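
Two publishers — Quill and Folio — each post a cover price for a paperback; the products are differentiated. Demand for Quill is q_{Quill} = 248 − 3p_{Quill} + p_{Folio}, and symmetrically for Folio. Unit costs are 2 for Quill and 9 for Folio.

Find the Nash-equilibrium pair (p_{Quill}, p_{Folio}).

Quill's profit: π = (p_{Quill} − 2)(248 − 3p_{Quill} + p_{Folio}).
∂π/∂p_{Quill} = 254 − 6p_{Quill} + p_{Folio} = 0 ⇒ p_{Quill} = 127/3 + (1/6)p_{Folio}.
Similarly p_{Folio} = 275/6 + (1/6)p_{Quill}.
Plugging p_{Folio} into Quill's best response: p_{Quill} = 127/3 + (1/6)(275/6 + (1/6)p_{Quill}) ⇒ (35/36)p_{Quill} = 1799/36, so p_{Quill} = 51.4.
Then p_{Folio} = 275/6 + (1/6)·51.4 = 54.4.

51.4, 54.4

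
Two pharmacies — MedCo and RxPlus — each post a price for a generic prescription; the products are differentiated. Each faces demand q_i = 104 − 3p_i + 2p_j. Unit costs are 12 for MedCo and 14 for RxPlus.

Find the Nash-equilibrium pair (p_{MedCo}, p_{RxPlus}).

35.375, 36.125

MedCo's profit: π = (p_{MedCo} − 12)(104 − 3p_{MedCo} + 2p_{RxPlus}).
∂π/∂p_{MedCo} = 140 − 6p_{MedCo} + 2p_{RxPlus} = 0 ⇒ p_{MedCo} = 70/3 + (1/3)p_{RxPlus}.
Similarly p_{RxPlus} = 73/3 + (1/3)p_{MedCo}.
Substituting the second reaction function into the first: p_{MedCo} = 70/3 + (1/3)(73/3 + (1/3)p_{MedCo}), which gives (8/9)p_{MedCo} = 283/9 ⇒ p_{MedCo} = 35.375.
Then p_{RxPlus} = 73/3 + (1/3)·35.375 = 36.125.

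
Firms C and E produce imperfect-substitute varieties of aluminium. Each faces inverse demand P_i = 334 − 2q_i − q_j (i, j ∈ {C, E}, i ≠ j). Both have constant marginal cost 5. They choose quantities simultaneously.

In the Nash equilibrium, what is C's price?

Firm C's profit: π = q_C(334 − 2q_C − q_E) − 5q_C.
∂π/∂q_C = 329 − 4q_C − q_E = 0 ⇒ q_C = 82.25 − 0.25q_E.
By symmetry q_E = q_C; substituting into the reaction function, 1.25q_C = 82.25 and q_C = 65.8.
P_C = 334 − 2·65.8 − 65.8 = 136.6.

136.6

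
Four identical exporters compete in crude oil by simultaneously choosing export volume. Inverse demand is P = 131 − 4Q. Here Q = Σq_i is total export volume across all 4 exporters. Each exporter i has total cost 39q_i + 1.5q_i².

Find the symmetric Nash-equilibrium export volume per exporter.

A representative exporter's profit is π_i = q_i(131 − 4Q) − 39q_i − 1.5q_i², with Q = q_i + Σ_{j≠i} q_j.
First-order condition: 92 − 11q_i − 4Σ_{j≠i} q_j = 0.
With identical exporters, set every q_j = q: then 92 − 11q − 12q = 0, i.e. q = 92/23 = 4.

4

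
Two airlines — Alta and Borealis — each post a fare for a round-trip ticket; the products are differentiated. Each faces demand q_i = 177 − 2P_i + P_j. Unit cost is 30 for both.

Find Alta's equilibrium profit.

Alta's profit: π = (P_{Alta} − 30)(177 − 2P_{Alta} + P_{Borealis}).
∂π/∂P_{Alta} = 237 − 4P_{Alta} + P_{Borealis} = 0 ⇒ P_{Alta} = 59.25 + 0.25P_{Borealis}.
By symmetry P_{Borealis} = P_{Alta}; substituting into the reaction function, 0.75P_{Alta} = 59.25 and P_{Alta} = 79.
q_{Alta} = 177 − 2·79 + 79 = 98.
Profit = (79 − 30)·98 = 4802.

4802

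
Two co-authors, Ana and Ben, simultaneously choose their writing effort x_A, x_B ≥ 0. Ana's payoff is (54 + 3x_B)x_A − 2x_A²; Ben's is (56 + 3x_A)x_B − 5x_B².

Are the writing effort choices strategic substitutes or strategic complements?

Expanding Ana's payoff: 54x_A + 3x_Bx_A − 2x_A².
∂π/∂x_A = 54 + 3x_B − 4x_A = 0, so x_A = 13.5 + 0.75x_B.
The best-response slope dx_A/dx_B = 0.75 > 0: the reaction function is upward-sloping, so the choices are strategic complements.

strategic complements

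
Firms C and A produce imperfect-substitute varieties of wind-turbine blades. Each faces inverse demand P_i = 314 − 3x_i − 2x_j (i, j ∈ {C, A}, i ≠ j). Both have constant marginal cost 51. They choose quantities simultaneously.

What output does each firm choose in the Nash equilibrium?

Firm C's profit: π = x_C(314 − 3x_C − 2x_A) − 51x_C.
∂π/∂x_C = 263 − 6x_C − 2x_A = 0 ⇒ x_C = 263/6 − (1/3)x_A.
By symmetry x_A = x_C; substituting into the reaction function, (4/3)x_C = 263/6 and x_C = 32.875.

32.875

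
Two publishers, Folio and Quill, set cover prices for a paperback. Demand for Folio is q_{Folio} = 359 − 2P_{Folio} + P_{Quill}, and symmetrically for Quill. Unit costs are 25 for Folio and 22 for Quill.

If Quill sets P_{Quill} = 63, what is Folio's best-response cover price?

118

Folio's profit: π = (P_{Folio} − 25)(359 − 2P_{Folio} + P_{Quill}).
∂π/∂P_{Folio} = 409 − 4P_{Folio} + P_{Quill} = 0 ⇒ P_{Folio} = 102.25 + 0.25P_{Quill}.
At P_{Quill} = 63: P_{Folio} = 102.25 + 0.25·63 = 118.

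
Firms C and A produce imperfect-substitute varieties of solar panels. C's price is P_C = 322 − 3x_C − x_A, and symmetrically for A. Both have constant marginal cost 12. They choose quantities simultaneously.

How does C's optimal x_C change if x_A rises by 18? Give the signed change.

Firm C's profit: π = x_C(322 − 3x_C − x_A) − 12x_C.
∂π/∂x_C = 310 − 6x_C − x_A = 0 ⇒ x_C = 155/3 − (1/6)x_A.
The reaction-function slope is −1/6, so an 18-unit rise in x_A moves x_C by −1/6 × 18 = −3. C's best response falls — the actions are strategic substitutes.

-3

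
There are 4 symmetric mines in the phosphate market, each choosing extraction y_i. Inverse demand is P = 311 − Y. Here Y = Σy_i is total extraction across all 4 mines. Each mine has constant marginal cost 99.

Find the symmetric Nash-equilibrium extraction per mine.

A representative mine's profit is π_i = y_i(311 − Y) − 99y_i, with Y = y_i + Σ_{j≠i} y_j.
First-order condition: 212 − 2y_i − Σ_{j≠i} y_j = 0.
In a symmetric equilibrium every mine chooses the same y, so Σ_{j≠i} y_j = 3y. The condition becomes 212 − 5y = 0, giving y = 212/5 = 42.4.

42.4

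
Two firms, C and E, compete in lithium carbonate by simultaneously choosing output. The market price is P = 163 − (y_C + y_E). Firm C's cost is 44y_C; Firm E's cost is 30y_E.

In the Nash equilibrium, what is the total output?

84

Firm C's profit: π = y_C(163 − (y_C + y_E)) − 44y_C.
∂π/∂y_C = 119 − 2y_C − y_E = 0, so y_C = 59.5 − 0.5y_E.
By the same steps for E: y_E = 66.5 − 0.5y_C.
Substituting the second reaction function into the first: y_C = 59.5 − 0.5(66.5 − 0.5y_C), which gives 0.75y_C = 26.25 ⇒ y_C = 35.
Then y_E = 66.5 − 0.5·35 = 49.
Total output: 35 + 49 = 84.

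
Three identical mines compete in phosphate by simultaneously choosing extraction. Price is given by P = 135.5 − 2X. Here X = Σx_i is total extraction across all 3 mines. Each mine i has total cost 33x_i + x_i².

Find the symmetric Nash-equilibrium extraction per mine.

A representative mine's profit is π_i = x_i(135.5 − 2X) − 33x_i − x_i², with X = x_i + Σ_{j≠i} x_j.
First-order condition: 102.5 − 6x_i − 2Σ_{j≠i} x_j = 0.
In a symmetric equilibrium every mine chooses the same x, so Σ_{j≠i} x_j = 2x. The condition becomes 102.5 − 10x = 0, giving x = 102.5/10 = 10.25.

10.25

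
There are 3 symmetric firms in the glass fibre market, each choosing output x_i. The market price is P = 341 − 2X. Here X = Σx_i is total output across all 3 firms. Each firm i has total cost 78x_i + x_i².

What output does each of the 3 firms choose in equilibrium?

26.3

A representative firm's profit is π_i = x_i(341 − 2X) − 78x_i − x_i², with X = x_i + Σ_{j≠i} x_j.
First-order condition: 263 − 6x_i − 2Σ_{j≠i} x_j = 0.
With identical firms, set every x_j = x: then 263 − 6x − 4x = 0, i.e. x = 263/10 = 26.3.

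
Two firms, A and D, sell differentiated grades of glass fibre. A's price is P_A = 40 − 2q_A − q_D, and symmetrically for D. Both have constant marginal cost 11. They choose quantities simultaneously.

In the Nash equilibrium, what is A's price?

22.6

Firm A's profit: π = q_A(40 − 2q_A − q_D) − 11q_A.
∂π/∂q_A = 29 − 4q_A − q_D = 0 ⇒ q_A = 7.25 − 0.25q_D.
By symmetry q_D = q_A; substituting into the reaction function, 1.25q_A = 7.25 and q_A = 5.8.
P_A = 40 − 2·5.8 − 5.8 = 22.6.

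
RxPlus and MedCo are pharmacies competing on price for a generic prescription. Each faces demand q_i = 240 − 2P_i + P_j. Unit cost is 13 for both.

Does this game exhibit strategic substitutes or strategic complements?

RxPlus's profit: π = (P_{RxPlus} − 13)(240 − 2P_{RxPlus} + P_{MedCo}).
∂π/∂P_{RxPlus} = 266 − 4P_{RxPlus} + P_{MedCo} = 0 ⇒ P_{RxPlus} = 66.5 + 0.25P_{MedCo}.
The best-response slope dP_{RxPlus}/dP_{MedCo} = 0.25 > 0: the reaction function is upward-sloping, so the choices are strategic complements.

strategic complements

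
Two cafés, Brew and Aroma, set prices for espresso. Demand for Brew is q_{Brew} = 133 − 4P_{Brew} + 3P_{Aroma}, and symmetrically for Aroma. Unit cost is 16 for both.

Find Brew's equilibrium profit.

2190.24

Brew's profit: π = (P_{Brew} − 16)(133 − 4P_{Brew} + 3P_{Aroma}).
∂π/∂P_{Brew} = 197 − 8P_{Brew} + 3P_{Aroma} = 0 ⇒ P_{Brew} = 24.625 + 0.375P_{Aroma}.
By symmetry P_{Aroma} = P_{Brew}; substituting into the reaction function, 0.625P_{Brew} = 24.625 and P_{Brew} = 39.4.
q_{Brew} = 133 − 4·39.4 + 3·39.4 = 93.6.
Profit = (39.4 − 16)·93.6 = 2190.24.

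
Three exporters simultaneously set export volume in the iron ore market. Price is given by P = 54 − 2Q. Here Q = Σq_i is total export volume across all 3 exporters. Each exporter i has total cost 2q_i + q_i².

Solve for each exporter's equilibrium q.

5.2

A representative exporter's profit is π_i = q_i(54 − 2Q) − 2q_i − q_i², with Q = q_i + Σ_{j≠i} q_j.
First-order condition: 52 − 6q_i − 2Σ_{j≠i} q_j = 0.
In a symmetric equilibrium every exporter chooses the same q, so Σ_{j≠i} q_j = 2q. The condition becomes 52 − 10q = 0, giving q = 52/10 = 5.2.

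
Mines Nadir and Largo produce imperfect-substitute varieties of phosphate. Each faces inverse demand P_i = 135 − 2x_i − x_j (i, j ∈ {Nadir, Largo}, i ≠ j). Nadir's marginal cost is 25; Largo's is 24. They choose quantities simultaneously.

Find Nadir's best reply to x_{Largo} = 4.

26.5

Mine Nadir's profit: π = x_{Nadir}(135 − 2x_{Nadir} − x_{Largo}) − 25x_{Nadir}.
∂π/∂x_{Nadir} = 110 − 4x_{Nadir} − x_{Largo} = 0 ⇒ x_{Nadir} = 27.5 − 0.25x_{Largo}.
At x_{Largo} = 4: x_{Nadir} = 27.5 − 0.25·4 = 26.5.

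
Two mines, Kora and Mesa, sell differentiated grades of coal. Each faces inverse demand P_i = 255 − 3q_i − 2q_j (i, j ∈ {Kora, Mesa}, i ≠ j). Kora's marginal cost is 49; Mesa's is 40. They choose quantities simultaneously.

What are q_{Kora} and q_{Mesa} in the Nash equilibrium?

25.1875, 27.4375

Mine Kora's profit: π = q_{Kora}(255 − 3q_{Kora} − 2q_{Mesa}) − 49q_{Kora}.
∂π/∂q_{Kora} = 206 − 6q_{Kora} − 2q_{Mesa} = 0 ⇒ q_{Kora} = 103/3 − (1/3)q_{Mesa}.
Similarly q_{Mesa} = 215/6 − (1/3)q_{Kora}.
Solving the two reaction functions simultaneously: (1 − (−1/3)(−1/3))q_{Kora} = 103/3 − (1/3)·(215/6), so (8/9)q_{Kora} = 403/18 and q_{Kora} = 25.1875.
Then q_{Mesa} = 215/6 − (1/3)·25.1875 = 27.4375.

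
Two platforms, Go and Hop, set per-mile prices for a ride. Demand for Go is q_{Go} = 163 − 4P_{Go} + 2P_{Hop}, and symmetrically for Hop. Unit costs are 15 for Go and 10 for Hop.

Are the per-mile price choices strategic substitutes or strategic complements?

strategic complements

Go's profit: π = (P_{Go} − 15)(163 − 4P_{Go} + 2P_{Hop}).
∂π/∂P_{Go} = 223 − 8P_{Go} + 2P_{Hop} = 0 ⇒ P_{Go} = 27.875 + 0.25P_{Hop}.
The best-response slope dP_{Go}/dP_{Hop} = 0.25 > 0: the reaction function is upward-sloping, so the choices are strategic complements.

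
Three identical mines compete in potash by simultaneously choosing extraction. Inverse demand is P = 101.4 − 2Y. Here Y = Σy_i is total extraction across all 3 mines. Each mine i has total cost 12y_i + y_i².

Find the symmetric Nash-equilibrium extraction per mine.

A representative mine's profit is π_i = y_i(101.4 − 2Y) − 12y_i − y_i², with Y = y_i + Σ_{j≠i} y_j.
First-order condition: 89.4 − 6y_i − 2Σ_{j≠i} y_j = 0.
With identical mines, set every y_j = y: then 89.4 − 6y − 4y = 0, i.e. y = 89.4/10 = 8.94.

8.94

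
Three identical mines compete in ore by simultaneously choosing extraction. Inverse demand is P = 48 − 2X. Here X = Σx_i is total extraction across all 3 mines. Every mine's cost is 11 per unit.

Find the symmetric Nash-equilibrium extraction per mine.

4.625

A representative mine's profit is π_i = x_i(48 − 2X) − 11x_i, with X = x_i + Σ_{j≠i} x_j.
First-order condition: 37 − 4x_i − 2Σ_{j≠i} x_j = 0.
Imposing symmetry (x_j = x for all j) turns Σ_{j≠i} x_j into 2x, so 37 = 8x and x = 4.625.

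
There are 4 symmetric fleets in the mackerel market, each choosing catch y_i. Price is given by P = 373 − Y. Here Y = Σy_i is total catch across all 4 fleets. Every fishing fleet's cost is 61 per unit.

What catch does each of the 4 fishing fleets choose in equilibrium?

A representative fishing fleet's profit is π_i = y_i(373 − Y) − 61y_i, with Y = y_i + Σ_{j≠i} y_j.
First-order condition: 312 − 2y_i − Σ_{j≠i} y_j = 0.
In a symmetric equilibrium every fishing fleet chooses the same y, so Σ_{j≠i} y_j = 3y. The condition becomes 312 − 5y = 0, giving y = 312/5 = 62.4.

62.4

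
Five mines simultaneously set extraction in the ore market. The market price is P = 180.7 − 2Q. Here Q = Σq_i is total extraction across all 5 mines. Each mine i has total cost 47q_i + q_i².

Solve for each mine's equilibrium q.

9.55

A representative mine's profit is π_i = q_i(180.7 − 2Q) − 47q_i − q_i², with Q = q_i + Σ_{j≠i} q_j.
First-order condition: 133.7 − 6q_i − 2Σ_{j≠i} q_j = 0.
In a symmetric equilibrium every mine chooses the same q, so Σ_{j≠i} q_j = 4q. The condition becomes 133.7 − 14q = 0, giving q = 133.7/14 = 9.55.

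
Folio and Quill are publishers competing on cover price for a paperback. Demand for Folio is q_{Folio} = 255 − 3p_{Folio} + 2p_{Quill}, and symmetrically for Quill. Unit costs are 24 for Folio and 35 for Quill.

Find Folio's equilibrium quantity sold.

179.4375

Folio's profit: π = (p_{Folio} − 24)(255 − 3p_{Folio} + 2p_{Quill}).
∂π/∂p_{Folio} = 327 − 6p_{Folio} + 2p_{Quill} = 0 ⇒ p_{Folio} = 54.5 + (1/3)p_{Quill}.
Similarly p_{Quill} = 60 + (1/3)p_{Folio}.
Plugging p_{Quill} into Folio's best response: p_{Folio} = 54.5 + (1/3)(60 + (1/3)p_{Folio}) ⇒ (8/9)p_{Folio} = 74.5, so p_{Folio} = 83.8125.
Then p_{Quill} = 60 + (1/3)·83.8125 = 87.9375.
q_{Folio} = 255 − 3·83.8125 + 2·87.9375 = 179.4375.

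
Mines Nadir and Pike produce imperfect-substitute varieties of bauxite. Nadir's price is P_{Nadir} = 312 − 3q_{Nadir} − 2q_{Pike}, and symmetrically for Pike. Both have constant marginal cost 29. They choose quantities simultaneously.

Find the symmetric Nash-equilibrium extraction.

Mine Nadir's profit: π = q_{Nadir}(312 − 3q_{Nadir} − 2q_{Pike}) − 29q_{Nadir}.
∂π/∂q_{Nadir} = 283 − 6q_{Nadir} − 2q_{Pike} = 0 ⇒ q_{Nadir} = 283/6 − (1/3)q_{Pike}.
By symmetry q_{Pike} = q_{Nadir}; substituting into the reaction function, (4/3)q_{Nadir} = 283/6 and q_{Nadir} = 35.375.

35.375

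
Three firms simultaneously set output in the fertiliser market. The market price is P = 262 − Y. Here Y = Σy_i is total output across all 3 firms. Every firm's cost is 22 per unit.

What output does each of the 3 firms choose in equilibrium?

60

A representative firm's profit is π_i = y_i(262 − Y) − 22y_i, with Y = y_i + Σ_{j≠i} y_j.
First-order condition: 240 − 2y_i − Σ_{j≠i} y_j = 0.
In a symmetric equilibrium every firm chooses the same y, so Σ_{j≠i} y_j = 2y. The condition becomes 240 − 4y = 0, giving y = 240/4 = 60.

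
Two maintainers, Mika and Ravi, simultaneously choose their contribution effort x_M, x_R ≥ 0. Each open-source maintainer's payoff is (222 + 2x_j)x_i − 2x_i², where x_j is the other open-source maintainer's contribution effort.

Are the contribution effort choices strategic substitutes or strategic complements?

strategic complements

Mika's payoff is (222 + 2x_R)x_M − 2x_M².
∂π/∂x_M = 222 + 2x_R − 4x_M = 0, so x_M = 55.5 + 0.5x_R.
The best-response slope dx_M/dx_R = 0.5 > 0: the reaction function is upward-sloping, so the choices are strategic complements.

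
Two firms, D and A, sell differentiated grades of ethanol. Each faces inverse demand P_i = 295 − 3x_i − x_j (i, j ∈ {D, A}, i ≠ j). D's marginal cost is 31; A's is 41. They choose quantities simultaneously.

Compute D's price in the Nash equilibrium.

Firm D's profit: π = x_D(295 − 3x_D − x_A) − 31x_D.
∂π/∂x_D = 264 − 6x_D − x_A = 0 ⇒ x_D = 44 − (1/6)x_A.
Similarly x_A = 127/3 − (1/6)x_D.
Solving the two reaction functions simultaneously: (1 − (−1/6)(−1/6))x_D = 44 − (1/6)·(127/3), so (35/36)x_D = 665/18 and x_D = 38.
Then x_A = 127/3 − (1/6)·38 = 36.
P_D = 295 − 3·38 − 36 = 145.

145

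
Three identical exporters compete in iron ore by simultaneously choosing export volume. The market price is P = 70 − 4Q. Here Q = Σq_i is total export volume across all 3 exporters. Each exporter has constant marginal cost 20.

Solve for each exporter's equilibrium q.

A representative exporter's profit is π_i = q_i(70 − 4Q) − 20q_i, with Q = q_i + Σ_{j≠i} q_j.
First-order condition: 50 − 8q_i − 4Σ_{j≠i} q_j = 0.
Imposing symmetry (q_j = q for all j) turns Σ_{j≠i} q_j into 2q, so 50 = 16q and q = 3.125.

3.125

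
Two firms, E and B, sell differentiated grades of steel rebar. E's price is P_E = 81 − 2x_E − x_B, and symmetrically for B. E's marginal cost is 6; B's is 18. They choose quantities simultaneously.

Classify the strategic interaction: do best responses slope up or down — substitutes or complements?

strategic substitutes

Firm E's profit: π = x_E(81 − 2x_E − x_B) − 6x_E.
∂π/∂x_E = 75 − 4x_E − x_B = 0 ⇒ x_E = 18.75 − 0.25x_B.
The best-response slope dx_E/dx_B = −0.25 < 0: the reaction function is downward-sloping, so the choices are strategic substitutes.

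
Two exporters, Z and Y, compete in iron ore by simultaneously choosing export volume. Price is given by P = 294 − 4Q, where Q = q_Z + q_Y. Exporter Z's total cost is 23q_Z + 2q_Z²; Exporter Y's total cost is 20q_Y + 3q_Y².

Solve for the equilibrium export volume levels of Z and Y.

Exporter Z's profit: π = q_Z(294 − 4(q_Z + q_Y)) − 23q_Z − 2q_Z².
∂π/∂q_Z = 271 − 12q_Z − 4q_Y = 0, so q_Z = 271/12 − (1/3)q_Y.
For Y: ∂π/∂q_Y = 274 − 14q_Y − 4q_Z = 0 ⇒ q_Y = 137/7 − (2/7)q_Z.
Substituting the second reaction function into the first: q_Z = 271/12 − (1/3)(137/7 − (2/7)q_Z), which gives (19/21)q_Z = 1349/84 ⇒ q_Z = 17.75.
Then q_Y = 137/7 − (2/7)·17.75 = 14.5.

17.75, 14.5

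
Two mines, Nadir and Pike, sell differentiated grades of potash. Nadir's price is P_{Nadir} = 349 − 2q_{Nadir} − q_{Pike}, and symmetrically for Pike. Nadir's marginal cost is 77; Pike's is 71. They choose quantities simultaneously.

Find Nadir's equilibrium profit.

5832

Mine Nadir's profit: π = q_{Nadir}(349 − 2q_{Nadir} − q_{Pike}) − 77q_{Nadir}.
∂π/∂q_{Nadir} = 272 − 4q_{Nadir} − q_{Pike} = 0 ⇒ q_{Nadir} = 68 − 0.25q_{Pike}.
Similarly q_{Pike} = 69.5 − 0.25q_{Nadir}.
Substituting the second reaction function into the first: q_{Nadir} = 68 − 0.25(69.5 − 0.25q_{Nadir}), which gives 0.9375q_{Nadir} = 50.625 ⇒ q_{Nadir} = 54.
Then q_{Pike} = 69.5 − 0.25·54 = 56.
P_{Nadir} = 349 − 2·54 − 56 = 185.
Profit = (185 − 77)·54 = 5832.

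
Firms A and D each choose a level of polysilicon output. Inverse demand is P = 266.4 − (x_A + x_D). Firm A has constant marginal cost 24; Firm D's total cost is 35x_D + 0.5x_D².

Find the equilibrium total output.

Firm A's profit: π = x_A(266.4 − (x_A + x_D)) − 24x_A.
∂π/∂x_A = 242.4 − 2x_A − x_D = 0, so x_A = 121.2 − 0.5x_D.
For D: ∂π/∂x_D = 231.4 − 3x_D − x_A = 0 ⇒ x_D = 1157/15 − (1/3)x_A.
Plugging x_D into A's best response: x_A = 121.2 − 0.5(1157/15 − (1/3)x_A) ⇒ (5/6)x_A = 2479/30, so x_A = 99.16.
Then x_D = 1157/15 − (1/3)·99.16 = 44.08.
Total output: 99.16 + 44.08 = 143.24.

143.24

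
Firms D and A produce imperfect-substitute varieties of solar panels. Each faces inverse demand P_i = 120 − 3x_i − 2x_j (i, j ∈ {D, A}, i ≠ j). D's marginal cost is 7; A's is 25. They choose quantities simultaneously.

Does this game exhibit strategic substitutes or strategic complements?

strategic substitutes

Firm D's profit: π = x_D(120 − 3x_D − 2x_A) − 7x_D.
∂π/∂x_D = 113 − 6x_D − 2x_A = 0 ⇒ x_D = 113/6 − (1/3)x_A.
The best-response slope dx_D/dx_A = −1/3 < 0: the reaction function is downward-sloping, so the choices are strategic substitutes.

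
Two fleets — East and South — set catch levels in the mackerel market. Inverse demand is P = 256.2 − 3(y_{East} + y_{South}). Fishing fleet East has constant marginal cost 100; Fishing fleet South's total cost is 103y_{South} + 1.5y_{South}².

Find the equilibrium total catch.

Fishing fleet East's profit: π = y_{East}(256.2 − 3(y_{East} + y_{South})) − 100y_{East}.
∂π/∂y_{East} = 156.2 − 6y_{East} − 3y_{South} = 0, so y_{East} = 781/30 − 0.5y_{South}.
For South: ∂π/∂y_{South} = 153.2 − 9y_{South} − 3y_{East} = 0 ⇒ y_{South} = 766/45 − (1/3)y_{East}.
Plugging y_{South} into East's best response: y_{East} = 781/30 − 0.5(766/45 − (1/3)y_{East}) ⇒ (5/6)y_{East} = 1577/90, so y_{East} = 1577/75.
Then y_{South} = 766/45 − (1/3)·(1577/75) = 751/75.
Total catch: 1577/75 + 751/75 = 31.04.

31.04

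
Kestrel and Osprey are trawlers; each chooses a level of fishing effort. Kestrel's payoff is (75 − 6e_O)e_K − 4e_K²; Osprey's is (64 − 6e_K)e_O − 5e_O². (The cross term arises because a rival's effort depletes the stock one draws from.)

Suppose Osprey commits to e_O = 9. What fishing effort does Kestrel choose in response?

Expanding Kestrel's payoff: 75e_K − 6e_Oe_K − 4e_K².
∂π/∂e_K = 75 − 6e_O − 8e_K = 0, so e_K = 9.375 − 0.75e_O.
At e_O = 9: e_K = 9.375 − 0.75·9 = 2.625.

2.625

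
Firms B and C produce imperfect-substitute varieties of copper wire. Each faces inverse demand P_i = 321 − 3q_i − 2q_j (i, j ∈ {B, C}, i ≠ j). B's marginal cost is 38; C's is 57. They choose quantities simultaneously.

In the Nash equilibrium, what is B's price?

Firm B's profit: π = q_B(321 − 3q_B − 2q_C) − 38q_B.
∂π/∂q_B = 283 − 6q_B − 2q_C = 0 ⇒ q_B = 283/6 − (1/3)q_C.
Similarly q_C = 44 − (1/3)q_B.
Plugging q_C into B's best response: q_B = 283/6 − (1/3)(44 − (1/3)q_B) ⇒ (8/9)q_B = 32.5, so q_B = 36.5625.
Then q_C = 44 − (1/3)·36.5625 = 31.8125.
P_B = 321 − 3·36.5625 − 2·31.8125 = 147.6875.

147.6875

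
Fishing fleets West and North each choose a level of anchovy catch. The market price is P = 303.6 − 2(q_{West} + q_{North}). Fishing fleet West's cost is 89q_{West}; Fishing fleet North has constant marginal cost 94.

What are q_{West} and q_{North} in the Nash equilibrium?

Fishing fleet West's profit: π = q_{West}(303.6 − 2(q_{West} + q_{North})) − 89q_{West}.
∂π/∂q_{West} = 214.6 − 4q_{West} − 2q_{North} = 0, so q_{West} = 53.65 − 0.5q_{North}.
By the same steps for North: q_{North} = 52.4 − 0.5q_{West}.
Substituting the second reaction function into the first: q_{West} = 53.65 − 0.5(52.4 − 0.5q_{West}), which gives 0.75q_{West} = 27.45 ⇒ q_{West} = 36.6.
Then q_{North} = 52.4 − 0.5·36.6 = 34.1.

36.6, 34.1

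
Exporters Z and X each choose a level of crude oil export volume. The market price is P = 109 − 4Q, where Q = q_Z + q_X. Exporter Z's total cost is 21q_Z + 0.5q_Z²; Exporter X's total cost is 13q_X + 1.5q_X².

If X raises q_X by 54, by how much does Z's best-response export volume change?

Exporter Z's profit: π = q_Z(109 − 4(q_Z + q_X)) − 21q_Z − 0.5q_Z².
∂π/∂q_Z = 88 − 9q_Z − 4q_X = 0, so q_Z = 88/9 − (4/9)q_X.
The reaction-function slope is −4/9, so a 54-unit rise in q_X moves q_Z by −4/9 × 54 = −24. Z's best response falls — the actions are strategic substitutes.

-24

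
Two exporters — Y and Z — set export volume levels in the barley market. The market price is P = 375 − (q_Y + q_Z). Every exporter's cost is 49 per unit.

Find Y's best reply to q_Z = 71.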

» TRY IT: Word for word, restate the listing above from its first line to the line with "Two pharmacies —", keeping both.

» TASK RESULT:
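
Two publishers — Quill and Folio — each post a cover price for a paperback; the products are differentiated. Demand for Quill is q_{Quill} = 248 − 3p_{Quill} + p_{Folio}, and symmetrically for Folio. Unit costs are 2 for Quill and 9 for Folio.

Find the Nash-equilibrium pair (p_{Quill}, p_{Folio}).

Quill's profit: π = (p_{Quill} − 2)(248 − 3p_{Quill} + p_{Folio}).
∂π/∂p_{Quill} = 254 − 6p_{Quill} + p_{Folio} = 0 ⇒ p_{Quill} = 127/3 + (1/6)p_{Folio}.
Similarly p_{Folio} = 275/6 + (1/6)p_{Quill}.
Plugging p_{Folio} into Quill's best response: p_{Quill} = 127/3 + (1/6)(275/6 + (1/6)p_{Quill}) ⇒ (35/36)p_{Quill} = 1799/36, so p_{Quill} = 51.4.
Then p_{Folio} = 275/6 + (1/6)·51.4 = 54.4.

51.4, 54.4

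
Two pharmacies — MedCo and RxPlus — each post a price for a generic prescription; the products are differentiated. Each faces demand q_i = 104 − 3p_i + 2p_j. Unit costs are 12 for MedCo and 14 for RxPlus.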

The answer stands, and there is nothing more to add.